### TASK TO COMPLETE:
Please print the whole listing below exactly as it stands.

### EXCERPTED RECORDS:
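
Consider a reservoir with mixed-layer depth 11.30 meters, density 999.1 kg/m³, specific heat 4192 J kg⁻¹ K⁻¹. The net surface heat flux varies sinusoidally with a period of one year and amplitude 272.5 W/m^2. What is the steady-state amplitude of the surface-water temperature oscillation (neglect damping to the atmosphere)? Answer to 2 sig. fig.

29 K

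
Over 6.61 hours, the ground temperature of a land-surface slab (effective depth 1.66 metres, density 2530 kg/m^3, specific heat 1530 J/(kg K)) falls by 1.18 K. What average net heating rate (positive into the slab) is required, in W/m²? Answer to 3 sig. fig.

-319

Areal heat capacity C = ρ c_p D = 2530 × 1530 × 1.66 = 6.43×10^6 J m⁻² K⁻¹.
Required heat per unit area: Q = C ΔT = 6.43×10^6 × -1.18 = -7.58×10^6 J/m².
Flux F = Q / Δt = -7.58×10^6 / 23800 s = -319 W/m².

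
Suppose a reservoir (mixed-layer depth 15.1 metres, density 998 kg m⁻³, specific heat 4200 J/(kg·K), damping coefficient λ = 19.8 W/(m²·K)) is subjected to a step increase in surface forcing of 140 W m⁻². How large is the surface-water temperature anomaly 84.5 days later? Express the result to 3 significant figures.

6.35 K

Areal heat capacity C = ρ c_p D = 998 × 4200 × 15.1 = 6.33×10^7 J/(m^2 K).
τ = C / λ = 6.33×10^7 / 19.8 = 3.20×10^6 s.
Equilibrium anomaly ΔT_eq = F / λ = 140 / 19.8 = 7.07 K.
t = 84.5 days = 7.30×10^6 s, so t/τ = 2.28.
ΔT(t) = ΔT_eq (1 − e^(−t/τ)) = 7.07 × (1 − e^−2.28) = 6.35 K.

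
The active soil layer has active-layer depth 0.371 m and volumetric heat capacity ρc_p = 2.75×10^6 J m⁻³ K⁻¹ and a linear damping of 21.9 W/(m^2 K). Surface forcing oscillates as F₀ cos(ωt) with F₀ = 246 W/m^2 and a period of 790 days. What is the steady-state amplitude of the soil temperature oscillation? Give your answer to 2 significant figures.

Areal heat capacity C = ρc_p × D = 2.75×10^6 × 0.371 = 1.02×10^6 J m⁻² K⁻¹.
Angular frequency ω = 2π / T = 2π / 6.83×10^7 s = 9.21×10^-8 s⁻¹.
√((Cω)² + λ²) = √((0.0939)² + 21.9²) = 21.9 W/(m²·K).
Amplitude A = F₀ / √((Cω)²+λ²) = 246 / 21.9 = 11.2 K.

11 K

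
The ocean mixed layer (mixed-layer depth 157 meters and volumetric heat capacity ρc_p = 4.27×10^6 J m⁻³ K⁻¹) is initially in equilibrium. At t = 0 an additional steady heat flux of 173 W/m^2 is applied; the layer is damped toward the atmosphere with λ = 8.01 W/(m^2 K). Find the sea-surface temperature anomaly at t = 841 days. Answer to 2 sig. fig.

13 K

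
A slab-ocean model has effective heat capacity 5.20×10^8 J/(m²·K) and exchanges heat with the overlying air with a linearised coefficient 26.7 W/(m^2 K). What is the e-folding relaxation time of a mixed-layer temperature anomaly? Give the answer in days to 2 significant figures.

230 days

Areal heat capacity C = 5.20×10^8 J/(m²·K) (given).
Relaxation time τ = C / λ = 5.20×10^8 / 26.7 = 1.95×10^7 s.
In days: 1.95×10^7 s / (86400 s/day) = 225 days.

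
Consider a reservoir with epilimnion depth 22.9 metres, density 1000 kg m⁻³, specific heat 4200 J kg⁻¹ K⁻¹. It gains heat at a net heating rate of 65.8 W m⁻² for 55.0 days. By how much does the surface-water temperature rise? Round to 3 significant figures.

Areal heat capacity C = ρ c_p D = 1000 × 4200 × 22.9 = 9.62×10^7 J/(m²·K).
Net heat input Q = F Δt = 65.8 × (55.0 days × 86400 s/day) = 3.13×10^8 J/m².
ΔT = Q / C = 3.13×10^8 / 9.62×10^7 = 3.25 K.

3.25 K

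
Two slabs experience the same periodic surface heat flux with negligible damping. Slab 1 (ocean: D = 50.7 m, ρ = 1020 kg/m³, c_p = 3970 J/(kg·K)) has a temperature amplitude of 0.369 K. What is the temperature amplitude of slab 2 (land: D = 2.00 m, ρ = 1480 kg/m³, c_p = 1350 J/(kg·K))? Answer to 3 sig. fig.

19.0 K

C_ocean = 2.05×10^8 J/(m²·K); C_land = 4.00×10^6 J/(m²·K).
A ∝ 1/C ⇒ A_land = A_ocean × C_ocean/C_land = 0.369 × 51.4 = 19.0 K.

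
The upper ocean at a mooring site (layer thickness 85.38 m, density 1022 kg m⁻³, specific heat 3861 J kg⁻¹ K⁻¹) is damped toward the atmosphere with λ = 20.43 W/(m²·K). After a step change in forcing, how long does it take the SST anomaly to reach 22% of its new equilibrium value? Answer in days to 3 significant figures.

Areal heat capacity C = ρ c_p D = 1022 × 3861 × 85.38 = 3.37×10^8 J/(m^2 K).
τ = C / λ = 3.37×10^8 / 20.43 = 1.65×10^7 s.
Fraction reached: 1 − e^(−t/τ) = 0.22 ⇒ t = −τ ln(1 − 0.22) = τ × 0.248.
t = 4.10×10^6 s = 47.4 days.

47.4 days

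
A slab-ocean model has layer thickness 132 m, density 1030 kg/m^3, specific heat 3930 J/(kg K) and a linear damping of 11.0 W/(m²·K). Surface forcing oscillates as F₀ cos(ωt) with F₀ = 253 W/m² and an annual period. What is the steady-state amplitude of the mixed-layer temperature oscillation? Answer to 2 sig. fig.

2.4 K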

### EXERCISE RESULT:
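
Consider a reservoir with mixed-layer depth 11.30 meters, density 999.1 kg/m³, specific heat 4192 J kg⁻¹ K⁻¹. The net surface heat flux varies sinusoidally with a period of one year and amplitude 272.5 W/m^2. What is the steady-state amplitude of the surface-water temperature oscillation (neglect damping to the atmosphere)? Answer to 2 sig. fig.

29 K

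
Over 6.61 hours, the ground temperature of a land-surface slab (effective depth 1.66 metres, density 2530 kg/m^3, specific heat 1530 J/(kg K)) falls by 1.18 K. What average net heating rate (positive into the slab) is required, in W/m²? Answer to 3 sig. fig.

-319

Areal heat capacity C = ρ c_p D = 2530 × 1530 × 1.66 = 6.43×10^6 J m⁻² K⁻¹.
Required heat per unit area: Q = C ΔT = 6.43×10^6 × -1.18 = -7.58×10^6 J/m².
Flux F = Q / Δt = -7.58×10^6 / 23800 s = -319 W/m².

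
Suppose a reservoir (mixed-layer depth 15.1 metres, density 998 kg m⁻³, specific heat 4200 J/(kg·K), damping coefficient λ = 19.8 W/(m²·K)) is subjected to a step increase in surface forcing of 140 W m⁻². How large is the surface-water temperature anomaly 84.5 days later? Express the result to 3 significant figures.

6.35 K

Areal heat capacity C = ρ c_p D = 998 × 4200 × 15.1 = 6.33×10^7 J/(m^2 K).
τ = C / λ = 6.33×10^7 / 19.8 = 3.20×10^6 s.
Equilibrium anomaly ΔT_eq = F / λ = 140 / 19.8 = 7.07 K.
t = 84.5 days = 7.30×10^6 s, so t/τ = 2.28.
ΔT(t) = ΔT_eq (1 − e^(−t/τ)) = 7.07 × (1 − e^−2.28) = 6.35 K.

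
The active soil layer has active-layer depth 0.371 m and volumetric heat capacity ρc_p = 2.75×10^6 J m⁻³ K⁻¹ and a linear damping of 21.9 W/(m^2 K). Surface forcing oscillates as F₀ cos(ωt) with F₀ = 246 W/m^2 and a period of 790 days. What is the steady-state amplitude of the soil temperature oscillation? Give your answer to 2 significant figures.

Areal heat capacity C = ρc_p × D = 2.75×10^6 × 0.371 = 1.02×10^6 J m⁻² K⁻¹.
Angular frequency ω = 2π / T = 2π / 6.83×10^7 s = 9.21×10^-8 s⁻¹.
√((Cω)² + λ²) = √((0.0939)² + 21.9²) = 21.9 W/(m²·K).
Amplitude A = F₀ / √((Cω)²+λ²) = 246 / 21.9 = 11.2 K.

11 K

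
The ocean mixed layer (mixed-layer depth 157 meters and volumetric heat capacity ρc_p = 4.27×10^6 J m⁻³ K⁻¹) is initially in equilibrium. At t = 0 an additional steady heat flux of 173 W/m^2 is applied; the layer is damped toward the atmosphere with λ = 8.01 W/(m^2 K). Find the sea-surface temperature anomaly at t = 841 days. Answer to 2 sig. fig.

13 K

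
A slab-ocean model has effective heat capacity 5.20×10^8 J/(m²·K) and exchanges heat with the overlying air with a linearised coefficient 26.7 W/(m^2 K). What is the e-folding relaxation time of a mixed-layer temperature anomaly? Give the answer in days to 2 significant figures.

230 days

Areal heat capacity C = 5.20×10^8 J/(m²·K) (given).
Relaxation time τ = C / λ = 5.20×10^8 / 26.7 = 1.95×10^7 s.
In days: 1.95×10^7 s / (86400 s/day) = 225 days.

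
Consider a reservoir with epilimnion depth 22.9 metres, density 1000 kg m⁻³, specific heat 4200 J kg⁻¹ K⁻¹. It gains heat at a net heating rate of 65.8 W m⁻² for 55.0 days. By how much does the surface-water temperature rise? Round to 3 significant figures.

Areal heat capacity C = ρ c_p D = 1000 × 4200 × 22.9 = 9.62×10^7 J/(m²·K).
Net heat input Q = F Δt = 65.8 × (55.0 days × 86400 s/day) = 3.13×10^8 J/m².
ΔT = Q / C = 3.13×10^8 / 9.62×10^7 = 3.25 K.

3.25 K

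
Two slabs experience the same periodic surface heat flux with negligible damping. Slab 1 (ocean: D = 50.7 m, ρ = 1020 kg/m³, c_p = 3970 J/(kg·K)) has a temperature amplitude of 0.369 K. What is the temperature amplitude of slab 2 (land: D = 2.00 m, ρ = 1480 kg/m³, c_p = 1350 J/(kg·K))? Answer to 3 sig. fig.

19.0 K

C_ocean = 2.05×10^8 J/(m²·K); C_land = 4.00×10^6 J/(m²·K).
A ∝ 1/C ⇒ A_land = A_ocean × C_ocean/C_land = 0.369 × 51.4 = 19.0 K.

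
The upper ocean at a mooring site (layer thickness 85.38 m, density 1022 kg m⁻³, specific heat 3861 J kg⁻¹ K⁻¹) is damped toward the atmosphere with λ = 20.43 W/(m²·K). After a step change in forcing, how long does it take the SST anomaly to reach 22% of its new equilibrium value? Answer in days to 3 significant figures.

Areal heat capacity C = ρ c_p D = 1022 × 3861 × 85.38 = 3.37×10^8 J/(m^2 K).
τ = C / λ = 3.37×10^8 / 20.43 = 1.65×10^7 s.
Fraction reached: 1 − e^(−t/τ) = 0.22 ⇒ t = −τ ln(1 − 0.22) = τ × 0.248.
t = 4.10×10^6 s = 47.4 days.

47.4 days

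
A slab-ocean model has layer thickness 132 m, density 1030 kg/m^3, specific heat 3930 J/(kg K) and a linear damping of 11.0 W/(m²·K). Surface forcing oscillates as F₀ cos(ωt) with F₀ = 253 W/m² and an annual period. What is the steady-state amplitude of the mixed-layer temperature oscillation? Answer to 2 sig. fig.

2.4 K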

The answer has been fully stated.